PROVIDED DATA -

__________

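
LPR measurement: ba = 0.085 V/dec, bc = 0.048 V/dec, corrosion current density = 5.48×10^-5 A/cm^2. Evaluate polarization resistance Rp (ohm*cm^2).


Apply the Stern-Geary equation: Rp = ba*bc / (2.303*icorr*(ba+bc))
ba*bc = 0.085*0.048 = 0.00408
ba+bc = 0.133; 2.303*icorr*(ba+bc) = 2.303*5.48×10^-5*0.133 = 1.6785185×10^-5
Rp = 0.00408 / 1.6785185×10^-5 = 243.07 ohm*cm^2

243.07 ohm*cm^2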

__________

TASK DIRECTIONS -
An exact copy of the listing above is what this exercise asks for.

ANSWER TO THIS PROBLEM -
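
LPR measurement: ba = 0.085 V/dec, bc = 0.048 V/dec, corrosion current density = 5.48×10^-5 A/cm^2. Evaluate polarization resistance Rp (ohm*cm^2).


Apply the Stern-Geary equation: Rp = ba*bc / (2.303*icorr*(ba+bc))
ba*bc = 0.085*0.048 = 0.00408
ba+bc = 0.133; 2.303*icorr*(ba+bc) = 2.303*5.48×10^-5*0.133 = 1.6785185×10^-5
Rp = 0.00408 / 1.6785185×10^-5 = 243.07 ohm*cm^2

243.07 ohm*cm^2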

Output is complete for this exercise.